[[ Dataset open ]]

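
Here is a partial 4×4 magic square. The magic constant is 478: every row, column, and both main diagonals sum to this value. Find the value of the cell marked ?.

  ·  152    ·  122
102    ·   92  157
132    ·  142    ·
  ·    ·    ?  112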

[[ Dataset closed ]]

(What to do): Set down every record once more, exactly as written.

(Your solution):
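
Here is a partial 4×4 magic square. The magic constant is 478: every row, column, and both main diagonals sum to this value. Find the value of the cell marked ?.

  ·  152    ·  122
102    ·   92  157
132    ·  142    ·
  ·    ·    ?  112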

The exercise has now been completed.